Exercise brief →
Print the full listing once more, exactly as given.

Data for this task →
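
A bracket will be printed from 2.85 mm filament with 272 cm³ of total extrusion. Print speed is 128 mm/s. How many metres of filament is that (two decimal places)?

Cross-section of 2.85 mm filament: π·(2.85/2)² = 6.3794 mm².
Length = 272 cm³ / 6.3794 mm² = 272000 / 6.3794 = 42637.24 mm = 42.64 m.

42.64 m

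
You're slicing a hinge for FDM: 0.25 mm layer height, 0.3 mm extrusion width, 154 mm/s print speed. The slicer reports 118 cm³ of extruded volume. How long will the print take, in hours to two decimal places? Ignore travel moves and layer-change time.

Line area = 0.25 × 0.3 = 0.075 mm².
Total extruded path = 118000/0.075 = 1573333.3 mm.
Time extruding = 1573333.3 / 154, so 10216.5 s.
Converting: 10216.5 s = 2.84 hours.

2.84 hours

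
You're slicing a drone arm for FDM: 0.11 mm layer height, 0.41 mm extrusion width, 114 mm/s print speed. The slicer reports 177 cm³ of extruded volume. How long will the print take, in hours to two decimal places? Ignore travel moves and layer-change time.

9.56 hours

Extrusion cross-section = 0.11 × 0.41 = 0.0451 mm².
Path length: 177000 mm³ / 0.0451 mm² → 3924612 mm.
Print-move time = 3924612 / 114, so 34426.4 s.
34426.4 s = 9.56 hours.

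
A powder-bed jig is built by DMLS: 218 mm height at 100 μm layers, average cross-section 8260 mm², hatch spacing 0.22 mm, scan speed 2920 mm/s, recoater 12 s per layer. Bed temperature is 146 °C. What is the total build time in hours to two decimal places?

15.05 hours

Layer count = ceil(218 / 0.1) = 2180.
Scan path per layer = 8260 / 0.22, so 37545.5 mm.
Per-layer scan time = 37545.5 / 2920, so 12.858 s.
Per-layer time = 12.858 + 12, so 24.858 s.
Total: 2180 × 24.858 s = 54190.44 s → 15.05 hours.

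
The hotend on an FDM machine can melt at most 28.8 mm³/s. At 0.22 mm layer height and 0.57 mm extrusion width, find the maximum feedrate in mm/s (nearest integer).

Bead cross-section = 0.22 × 0.57, so 0.1254 mm².
v_max = Q/A = 28.8/0.1254 = 229.67 mm/s → 230 mm/s.

230 mm/s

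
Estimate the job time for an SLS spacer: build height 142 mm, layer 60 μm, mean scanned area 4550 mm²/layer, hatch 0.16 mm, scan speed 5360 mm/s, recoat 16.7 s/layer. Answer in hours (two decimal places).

14.47 hours

Number of layers: 142 / 0.06 → 2367 (rounded up).
Hatch length per layer: 4550 / 0.16 → 28437.5 mm.
Laser time per layer: 28437.5 / 5360 → 5.3055 s.
Per-layer time = 5.3055 + 16.7 = 22.0055 s.
Build time = 2367 × 22.0055 = 52087.0185 s = 14.47 hours.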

Response to the task →
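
A bracket will be printed from 2.85 mm filament with 272 cm³ of total extrusion. Print speed is 128 mm/s. How many metres of filament is that (two decimal places)?

Cross-section of 2.85 mm filament: π·(2.85/2)² = 6.3794 mm².
Length = 272 cm³ / 6.3794 mm² = 272000 / 6.3794 = 42637.24 mm = 42.64 m.

42.64 m

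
You're slicing a hinge for FDM: 0.25 mm layer height, 0.3 mm extrusion width, 154 mm/s print speed. The slicer reports 118 cm³ of extruded volume. How long will the print take, in hours to two decimal places? Ignore travel moves and layer-change time.

Line area = 0.25 × 0.3 = 0.075 mm².
Total extruded path = 118000/0.075 = 1573333.3 mm.
Time extruding = 1573333.3 / 154, so 10216.5 s.
Converting: 10216.5 s = 2.84 hours.

2.84 hours

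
You're slicing a drone arm for FDM: 0.11 mm layer height, 0.41 mm extrusion width, 114 mm/s print speed. The slicer reports 177 cm³ of extruded volume. How long will the print take, in hours to two decimal places? Ignore travel moves and layer-change time.

9.56 hours

Extrusion cross-section = 0.11 × 0.41 = 0.0451 mm².
Path length: 177000 mm³ / 0.0451 mm² → 3924612 mm.
Print-move time = 3924612 / 114, so 34426.4 s.
34426.4 s = 9.56 hours.

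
A powder-bed jig is built by DMLS: 218 mm height at 100 μm layers, average cross-section 8260 mm², hatch spacing 0.22 mm, scan speed 2920 mm/s, recoater 12 s per layer. Bed temperature is 146 °C. What is the total build time in hours to two decimal places?

15.05 hours

Layer count = ceil(218 / 0.1) = 2180.
Scan path per layer = 8260 / 0.22, so 37545.5 mm.
Per-layer scan time = 37545.5 / 2920, so 12.858 s.
Per-layer time = 12.858 + 12, so 24.858 s.
Total: 2180 × 24.858 s = 54190.44 s → 15.05 hours.

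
The hotend on an FDM machine can melt at most 28.8 mm³/s. At 0.22 mm layer height and 0.57 mm extrusion width, find the maximum feedrate in mm/s (nearest integer).

Bead cross-section = 0.22 × 0.57, so 0.1254 mm².
v_max = Q/A = 28.8/0.1254 = 229.67 mm/s → 230 mm/s.

230 mm/s

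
Estimate the job time for an SLS spacer: build height 142 mm, layer 60 μm, mean scanned area 4550 mm²/layer, hatch 0.16 mm, scan speed 5360 mm/s, recoat 16.7 s/layer. Answer in hours (two decimal places).

14.47 hours

Number of layers: 142 / 0.06 → 2367 (rounded up).
Hatch length per layer: 4550 / 0.16 → 28437.5 mm.
Laser time per layer: 28437.5 / 5360 → 5.3055 s.
Per-layer time = 5.3055 + 16.7 = 22.0055 s.
Build time = 2367 × 22.0055 = 52087.0185 s = 14.47 hours.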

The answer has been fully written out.